↓↓↓
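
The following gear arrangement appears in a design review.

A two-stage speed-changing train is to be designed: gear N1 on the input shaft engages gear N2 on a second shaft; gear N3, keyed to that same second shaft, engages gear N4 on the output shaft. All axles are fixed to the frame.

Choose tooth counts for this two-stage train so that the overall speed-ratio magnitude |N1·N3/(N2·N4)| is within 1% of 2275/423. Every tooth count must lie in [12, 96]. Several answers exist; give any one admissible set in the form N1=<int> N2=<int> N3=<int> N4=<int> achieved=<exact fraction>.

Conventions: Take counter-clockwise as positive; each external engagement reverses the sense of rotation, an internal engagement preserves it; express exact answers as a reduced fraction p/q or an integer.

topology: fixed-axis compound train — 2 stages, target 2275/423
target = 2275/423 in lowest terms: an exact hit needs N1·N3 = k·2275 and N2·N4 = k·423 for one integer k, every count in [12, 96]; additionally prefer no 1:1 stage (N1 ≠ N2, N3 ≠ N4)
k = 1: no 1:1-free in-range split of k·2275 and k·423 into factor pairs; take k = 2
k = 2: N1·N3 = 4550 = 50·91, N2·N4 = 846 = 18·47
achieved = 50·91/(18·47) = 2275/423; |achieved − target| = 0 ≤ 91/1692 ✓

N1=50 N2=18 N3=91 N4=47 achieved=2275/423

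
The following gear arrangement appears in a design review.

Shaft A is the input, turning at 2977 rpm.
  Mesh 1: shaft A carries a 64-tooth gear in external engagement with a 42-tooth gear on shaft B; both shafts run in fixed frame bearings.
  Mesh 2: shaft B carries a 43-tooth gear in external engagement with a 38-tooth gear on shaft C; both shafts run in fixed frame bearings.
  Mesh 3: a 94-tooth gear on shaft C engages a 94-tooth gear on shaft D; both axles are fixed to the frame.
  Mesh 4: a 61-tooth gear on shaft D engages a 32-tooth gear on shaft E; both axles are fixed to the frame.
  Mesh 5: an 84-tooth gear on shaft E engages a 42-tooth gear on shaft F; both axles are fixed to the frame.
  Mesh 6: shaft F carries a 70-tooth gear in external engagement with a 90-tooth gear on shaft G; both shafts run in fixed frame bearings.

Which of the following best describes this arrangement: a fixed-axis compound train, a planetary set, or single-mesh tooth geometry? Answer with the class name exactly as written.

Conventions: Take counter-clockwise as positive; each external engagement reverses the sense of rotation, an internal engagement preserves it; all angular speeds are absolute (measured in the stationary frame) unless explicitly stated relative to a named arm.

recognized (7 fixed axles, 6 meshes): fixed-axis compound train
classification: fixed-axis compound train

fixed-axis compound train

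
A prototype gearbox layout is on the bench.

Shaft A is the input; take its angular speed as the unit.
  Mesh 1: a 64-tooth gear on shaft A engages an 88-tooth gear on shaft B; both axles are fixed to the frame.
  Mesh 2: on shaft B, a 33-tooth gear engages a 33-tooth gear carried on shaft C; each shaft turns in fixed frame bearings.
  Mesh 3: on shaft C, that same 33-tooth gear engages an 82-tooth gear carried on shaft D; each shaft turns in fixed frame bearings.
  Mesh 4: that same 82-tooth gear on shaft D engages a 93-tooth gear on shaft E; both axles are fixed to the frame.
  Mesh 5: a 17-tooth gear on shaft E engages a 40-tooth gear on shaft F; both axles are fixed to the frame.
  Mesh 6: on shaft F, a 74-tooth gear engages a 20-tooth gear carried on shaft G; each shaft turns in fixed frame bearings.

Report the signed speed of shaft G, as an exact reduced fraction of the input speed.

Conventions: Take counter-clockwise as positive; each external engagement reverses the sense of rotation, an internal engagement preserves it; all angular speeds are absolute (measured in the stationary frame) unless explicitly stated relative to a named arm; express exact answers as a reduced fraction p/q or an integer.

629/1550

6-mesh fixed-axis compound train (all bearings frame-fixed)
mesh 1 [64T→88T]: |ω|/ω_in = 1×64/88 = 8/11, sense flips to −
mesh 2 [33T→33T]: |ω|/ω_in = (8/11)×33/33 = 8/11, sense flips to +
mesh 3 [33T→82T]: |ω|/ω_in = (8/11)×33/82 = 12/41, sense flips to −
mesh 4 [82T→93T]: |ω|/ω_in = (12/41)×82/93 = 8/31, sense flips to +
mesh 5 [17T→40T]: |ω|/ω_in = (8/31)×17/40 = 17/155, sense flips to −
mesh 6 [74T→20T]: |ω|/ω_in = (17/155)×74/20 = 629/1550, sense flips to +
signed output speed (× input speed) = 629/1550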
↑↑↑
↓↓↓
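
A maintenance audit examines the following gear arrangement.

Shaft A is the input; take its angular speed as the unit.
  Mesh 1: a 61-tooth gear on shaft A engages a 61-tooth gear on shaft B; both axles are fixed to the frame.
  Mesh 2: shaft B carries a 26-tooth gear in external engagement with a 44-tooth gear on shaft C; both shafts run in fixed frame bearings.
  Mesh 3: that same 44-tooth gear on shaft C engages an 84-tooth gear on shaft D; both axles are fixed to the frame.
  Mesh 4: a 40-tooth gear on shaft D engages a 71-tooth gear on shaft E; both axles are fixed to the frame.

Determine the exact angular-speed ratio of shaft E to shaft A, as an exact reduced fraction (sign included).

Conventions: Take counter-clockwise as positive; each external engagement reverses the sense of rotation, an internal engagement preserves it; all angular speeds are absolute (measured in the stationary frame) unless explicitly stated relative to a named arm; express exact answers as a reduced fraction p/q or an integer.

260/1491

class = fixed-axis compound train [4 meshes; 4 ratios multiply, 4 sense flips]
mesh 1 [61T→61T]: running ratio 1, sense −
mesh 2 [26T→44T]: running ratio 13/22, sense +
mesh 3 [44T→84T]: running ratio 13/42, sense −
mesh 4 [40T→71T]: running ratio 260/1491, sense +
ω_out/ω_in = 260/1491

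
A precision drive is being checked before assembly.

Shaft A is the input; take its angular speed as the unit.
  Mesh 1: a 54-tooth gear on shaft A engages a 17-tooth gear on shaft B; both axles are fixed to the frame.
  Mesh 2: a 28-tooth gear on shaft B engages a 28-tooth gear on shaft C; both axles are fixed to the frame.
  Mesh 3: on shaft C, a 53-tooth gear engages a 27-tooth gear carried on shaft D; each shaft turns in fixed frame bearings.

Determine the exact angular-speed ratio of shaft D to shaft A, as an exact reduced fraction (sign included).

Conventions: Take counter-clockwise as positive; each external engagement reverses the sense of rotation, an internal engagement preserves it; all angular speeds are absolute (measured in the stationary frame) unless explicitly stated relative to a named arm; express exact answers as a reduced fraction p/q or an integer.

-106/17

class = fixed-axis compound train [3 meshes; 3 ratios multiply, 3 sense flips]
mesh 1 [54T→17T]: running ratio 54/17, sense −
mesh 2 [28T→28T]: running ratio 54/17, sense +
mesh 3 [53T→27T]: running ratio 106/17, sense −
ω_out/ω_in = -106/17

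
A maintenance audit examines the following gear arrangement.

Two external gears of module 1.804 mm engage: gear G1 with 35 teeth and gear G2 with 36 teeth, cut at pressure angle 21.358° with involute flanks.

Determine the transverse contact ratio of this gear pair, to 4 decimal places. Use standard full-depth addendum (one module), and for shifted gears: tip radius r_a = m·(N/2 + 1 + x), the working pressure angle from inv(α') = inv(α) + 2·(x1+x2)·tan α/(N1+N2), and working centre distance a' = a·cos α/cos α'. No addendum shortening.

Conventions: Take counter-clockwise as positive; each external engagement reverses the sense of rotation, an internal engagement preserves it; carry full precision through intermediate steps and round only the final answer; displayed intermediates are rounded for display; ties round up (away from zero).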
↑↑↑
Could you report every line of the material that contains the string "precision"?

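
A precision drive is being checked before assembly.
Conventions: Take counter-clockwise as positive; each external engagement reverses the sense of rotation, an internal engagement preserves it; carry full precision through intermediate steps and round only the final answer; displayed intermediates are rounded for display; ties round up (away from zero).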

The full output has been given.